*EXERCISE INSTRUCTIONS*
Your answer should be an exact copy of the listing.

↓

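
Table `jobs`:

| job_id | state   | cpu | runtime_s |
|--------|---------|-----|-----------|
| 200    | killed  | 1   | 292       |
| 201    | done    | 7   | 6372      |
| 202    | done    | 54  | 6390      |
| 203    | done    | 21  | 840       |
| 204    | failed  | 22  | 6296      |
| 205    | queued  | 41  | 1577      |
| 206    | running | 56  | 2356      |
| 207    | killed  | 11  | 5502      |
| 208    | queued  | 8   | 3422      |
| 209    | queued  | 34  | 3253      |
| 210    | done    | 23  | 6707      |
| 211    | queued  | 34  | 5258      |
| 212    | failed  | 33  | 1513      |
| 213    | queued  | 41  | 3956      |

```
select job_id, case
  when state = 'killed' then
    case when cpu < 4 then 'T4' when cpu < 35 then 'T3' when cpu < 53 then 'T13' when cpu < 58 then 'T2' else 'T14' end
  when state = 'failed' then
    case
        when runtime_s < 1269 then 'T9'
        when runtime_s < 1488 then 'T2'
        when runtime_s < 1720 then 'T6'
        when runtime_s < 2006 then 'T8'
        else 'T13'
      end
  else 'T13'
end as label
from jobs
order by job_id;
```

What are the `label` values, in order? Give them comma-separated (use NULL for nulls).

T4, T13, T13, T13, T13, T13, T13, T3, T13, T13, T13, T13, T6, T13

job_id=200: state='killed' → inner[cpu < 4] → T4
job_id=201: state='done' → outer ELSE → T13
job_id=202: state='done' → outer ELSE → T13
job_id=203: state='done' → outer ELSE → T13
job_id=204: state='failed' → inner[ELSE] → T13
job_id=205: state='queued' → outer ELSE → T13
job_id=206: state='running' → outer ELSE → T13
job_id=207: state='killed' → inner[cpu < 35] → T3
job_id=208: state='queued' → outer ELSE → T13
job_id=209: state='queued' → outer ELSE → T13
job_id=210: state='done' → outer ELSE → T13
job_id=211: state='queued' → outer ELSE → T13
job_id=212: state='failed' → inner[runtime_s < 1720] → T6
job_id=213: state='queued' → outer ELSE → T13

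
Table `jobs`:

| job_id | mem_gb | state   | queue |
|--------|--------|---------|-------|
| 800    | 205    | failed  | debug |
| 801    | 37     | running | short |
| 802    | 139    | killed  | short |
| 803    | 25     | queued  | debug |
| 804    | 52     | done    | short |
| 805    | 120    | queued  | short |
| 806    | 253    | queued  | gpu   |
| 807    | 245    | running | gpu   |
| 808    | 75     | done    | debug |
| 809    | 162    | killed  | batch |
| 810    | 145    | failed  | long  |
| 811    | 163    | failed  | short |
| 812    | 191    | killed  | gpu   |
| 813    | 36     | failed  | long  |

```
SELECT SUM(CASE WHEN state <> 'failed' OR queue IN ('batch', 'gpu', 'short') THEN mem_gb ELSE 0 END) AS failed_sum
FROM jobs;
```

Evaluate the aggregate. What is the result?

1462

job_id=800: ✗
job_id=801: ✓ → 37
job_id=802: ✓ → 139
job_id=803: ✓ → 25
job_id=804: ✓ → 52
job_id=805: ✓ → 120
job_id=806: ✓ → 253
job_id=807: ✓ → 245
job_id=808: ✓ → 75
job_id=809: ✓ → 162
job_id=810: ✗
job_id=811: ✓ → 163
job_id=812: ✓ → 191
job_id=813: ✗
failed_sum = 37 + 139 + 25 + 52 + 120 + 253 + 245 + 75 + 162 + 163 + 191 = 1462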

↑

*EXPECTED ANSWER*
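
Table `jobs`:

| job_id | state   | cpu | runtime_s |
|--------|---------|-----|-----------|
| 200    | killed  | 1   | 292       |
| 201    | done    | 7   | 6372      |
| 202    | done    | 54  | 6390      |
| 203    | done    | 21  | 840       |
| 204    | failed  | 22  | 6296      |
| 205    | queued  | 41  | 1577      |
| 206    | running | 56  | 2356      |
| 207    | killed  | 11  | 5502      |
| 208    | queued  | 8   | 3422      |
| 209    | queued  | 34  | 3253      |
| 210    | done    | 23  | 6707      |
| 211    | queued  | 34  | 5258      |
| 212    | failed  | 33  | 1513      |
| 213    | queued  | 41  | 3956      |

```
select job_id, case
  when state = 'killed' then
    case when cpu < 4 then 'T4' when cpu < 35 then 'T3' when cpu < 53 then 'T13' when cpu < 58 then 'T2' else 'T14' end
  when state = 'failed' then
    case
        when runtime_s < 1269 then 'T9'
        when runtime_s < 1488 then 'T2'
        when runtime_s < 1720 then 'T6'
        when runtime_s < 2006 then 'T8'
        else 'T13'
      end
  else 'T13'
end as label
from jobs
order by job_id;
```

What are the `label` values, in order? Give them comma-separated (use NULL for nulls).

T4, T13, T13, T13, T13, T13, T13, T3, T13, T13, T13, T13, T6, T13

job_id=200: state='killed' → inner[cpu < 4] → T4
job_id=201: state='done' → outer ELSE → T13
job_id=202: state='done' → outer ELSE → T13
job_id=203: state='done' → outer ELSE → T13
job_id=204: state='failed' → inner[ELSE] → T13
job_id=205: state='queued' → outer ELSE → T13
job_id=206: state='running' → outer ELSE → T13
job_id=207: state='killed' → inner[cpu < 35] → T3
job_id=208: state='queued' → outer ELSE → T13
job_id=209: state='queued' → outer ELSE → T13
job_id=210: state='done' → outer ELSE → T13
job_id=211: state='queued' → outer ELSE → T13
job_id=212: state='failed' → inner[runtime_s < 1720] → T6
job_id=213: state='queued' → outer ELSE → T13

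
Table `jobs`:

| job_id | mem_gb | state   | queue |
|--------|--------|---------|-------|
| 800    | 205    | failed  | debug |
| 801    | 37     | running | short |
| 802    | 139    | killed  | short |
| 803    | 25     | queued  | debug |
| 804    | 52     | done    | short |
| 805    | 120    | queued  | short |
| 806    | 253    | queued  | gpu   |
| 807    | 245    | running | gpu   |
| 808    | 75     | done    | debug |
| 809    | 162    | killed  | batch |
| 810    | 145    | failed  | long  |
| 811    | 163    | failed  | short |
| 812    | 191    | killed  | gpu   |
| 813    | 36     | failed  | long  |

```
SELECT SUM(CASE WHEN state <> 'failed' OR queue IN ('batch', 'gpu', 'short') THEN mem_gb ELSE 0 END) AS failed_sum
FROM jobs;
```

Evaluate the aggregate. What is the result?

1462

job_id=800: ✗
job_id=801: ✓ → 37
job_id=802: ✓ → 139
job_id=803: ✓ → 25
job_id=804: ✓ → 52
job_id=805: ✓ → 120
job_id=806: ✓ → 253
job_id=807: ✓ → 245
job_id=808: ✓ → 75
job_id=809: ✓ → 162
job_id=810: ✗
job_id=811: ✓ → 163
job_id=812: ✓ → 191
job_id=813: ✗
failed_sum = 37 + 139 + 25 + 52 + 120 + 253 + 245 + 75 + 162 + 163 + 191 = 1462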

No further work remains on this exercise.